──────── RECORDS PROVIDED ────────
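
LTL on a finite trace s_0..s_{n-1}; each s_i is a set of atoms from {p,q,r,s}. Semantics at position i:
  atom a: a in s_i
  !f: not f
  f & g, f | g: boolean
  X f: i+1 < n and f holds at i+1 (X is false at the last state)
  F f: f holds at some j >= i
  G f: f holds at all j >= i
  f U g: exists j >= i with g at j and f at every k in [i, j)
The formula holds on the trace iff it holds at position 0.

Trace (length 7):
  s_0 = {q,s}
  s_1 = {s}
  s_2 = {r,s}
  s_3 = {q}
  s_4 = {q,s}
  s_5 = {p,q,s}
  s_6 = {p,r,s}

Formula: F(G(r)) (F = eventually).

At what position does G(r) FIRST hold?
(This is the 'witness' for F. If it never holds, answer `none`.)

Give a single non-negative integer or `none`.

s_0={q,s}: G(r)=False r=False
s_1={s}: G(r)=False r=False
s_2={r,s}: G(r)=False r=True
s_3={q}: G(r)=False r=False
s_4={q,s}: G(r)=False r=False
s_5={p,q,s}: G(r)=False r=False
s_6={p,r,s}: G(r)=True r=True
F(G(r)) holds; first witness at position 6.

Answer: 6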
────────
TRY IT:
Above are some records; copy exactly the lines from the one with "F f: f holds at some j >= i" through the one with "At what position does G(r) FIRST hold?", both included, and no others.

WRITTEN REPLY:
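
  F f: f holds at some j >= i
  G f: f holds at all j >= i
  f U g: exists j >= i with g at j and f at every k in [i, j)
The formula holds on the trace iff it holds at position 0.

Trace (length 7):
  s_0 = {q,s}
  s_1 = {s}
  s_2 = {r,s}
  s_3 = {q}
  s_4 = {q,s}
  s_5 = {p,q,s}
  s_6 = {p,r,s}

Formula: F(G(r)) (F = eventually).

At what position does G(r) FIRST hold?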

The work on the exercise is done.